> [Work required]
Nothing in the records may be dropped. Retype them all exactly.

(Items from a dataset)
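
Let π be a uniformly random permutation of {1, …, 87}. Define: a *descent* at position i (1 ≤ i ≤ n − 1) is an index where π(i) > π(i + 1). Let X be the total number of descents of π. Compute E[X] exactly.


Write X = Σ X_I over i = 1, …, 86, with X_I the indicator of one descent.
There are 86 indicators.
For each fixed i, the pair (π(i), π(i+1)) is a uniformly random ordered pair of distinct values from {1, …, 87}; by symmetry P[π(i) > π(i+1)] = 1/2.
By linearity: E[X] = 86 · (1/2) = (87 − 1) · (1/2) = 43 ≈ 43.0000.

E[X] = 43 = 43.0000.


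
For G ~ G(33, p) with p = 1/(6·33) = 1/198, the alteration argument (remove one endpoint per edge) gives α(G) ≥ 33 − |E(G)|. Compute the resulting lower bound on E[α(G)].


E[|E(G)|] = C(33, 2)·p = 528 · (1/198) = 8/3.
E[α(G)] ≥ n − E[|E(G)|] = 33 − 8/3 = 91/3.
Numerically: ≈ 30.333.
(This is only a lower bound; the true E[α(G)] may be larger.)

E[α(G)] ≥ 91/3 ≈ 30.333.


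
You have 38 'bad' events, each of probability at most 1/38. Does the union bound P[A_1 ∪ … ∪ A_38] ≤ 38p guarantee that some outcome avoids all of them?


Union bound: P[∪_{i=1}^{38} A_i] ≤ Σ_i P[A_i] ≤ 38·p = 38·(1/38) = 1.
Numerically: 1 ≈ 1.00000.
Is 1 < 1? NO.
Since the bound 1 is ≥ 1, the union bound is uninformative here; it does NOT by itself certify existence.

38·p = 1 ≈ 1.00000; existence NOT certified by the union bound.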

> [Answer below]
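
Let π be a uniformly random permutation of {1, …, 87}. Define: a *descent* at position i (1 ≤ i ≤ n − 1) is an index where π(i) > π(i + 1). Let X be the total number of descents of π. Compute E[X] exactly.


Write X = Σ X_I over i = 1, …, 86, with X_I the indicator of one descent.
There are 86 indicators.
For each fixed i, the pair (π(i), π(i+1)) is a uniformly random ordered pair of distinct values from {1, …, 87}; by symmetry P[π(i) > π(i+1)] = 1/2.
By linearity: E[X] = 86 · (1/2) = (87 − 1) · (1/2) = 43 ≈ 43.0000.

E[X] = 43 = 43.0000.


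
For G ~ G(33, p) with p = 1/(6·33) = 1/198, the alteration argument (remove one endpoint per edge) gives α(G) ≥ 33 − |E(G)|. Compute the resulting lower bound on E[α(G)].


E[|E(G)|] = C(33, 2)·p = 528 · (1/198) = 8/3.
E[α(G)] ≥ n − E[|E(G)|] = 33 − 8/3 = 91/3.
Numerically: ≈ 30.333.
(This is only a lower bound; the true E[α(G)] may be larger.)

E[α(G)] ≥ 91/3 ≈ 30.333.


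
You have 38 'bad' events, each of probability at most 1/38. Does the union bound P[A_1 ∪ … ∪ A_38] ≤ 38p guarantee that some outcome avoids all of them?


Union bound: P[∪_{i=1}^{38} A_i] ≤ Σ_i P[A_i] ≤ 38·p = 38·(1/38) = 1.
Numerically: 1 ≈ 1.00000.
Is 1 < 1? NO.
Since the bound 1 is ≥ 1, the union bound is uninformative here; it does NOT by itself certify existence.

38·p = 1 ≈ 1.00000; existence NOT certified by the union bound.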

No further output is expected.